-- Records provided follows --

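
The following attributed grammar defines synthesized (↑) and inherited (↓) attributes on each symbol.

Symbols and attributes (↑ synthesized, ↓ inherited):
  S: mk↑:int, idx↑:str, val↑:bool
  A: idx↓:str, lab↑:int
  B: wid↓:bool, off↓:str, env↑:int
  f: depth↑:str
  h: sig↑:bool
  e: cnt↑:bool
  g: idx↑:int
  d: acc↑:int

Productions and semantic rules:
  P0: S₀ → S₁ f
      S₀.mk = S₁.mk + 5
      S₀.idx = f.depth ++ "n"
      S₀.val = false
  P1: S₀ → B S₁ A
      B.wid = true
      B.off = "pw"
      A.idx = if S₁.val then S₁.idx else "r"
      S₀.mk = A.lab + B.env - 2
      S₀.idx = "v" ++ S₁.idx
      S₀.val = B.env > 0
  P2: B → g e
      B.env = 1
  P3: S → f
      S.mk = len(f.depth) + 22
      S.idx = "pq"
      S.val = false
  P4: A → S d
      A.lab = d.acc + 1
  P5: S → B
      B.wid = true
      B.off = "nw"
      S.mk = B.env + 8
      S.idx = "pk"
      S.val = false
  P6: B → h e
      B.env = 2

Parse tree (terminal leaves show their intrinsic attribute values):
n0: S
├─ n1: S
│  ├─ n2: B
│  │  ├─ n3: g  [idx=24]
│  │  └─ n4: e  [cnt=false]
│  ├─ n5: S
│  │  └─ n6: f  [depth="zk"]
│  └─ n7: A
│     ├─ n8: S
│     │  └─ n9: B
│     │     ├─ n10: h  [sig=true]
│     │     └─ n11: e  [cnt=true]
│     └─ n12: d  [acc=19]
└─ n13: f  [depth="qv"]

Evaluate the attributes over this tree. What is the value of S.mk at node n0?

1. n2.wid = true  [true]
2. n2.off = "pw"  ["pw"]
3. n3.idx = 24  [terminal]
4. n4.cnt = false  [terminal]
5. n2.env = 1  [1]
6. n6.depth = "zk"  [terminal]
7. n5.mk = 24  [len(f.depth) + 22]
8. n5.idx = "pq"  ["pq"]
9. n5.val = false  [false]
10. n7.idx = "r"  [if S₁.val then S₁.idx else "r"]
11. n9.wid = true  [true]
12. n9.off = "nw"  ["nw"]
13. n10.sig = true  [terminal]
14. n11.cnt = true  [terminal]
15. n9.env = 2  [2]
16. n8.mk = 10  [B.env + 8]
17. n8.idx = "pk"  ["pk"]
18. n8.val = false  [false]
19. n12.acc = 19  [terminal]
20. n7.lab = 20  [d.acc + 1]
21. n1.mk = 19  [A.lab + B.env - 2]
22. n1.idx = "vpq"  ["v" ++ S₁.idx]
23. n1.val = true  [B.env > 0]
24. n13.depth = "qv"  [terminal]
25. n0.mk = 24  [S₁.mk + 5]
26. n0.idx = "qvn"  [f.depth ++ "n"]
27. n0.val = false  [false]

24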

-- Records provided concluded --

Work task
The word "inherited" appears in some lines above. Return every one of those lines.

The completed task
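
The following attributed grammar defines synthesized (↑) and inherited (↓) attributes on each symbol.
Symbols and attributes (↑ synthesized, ↓ inherited):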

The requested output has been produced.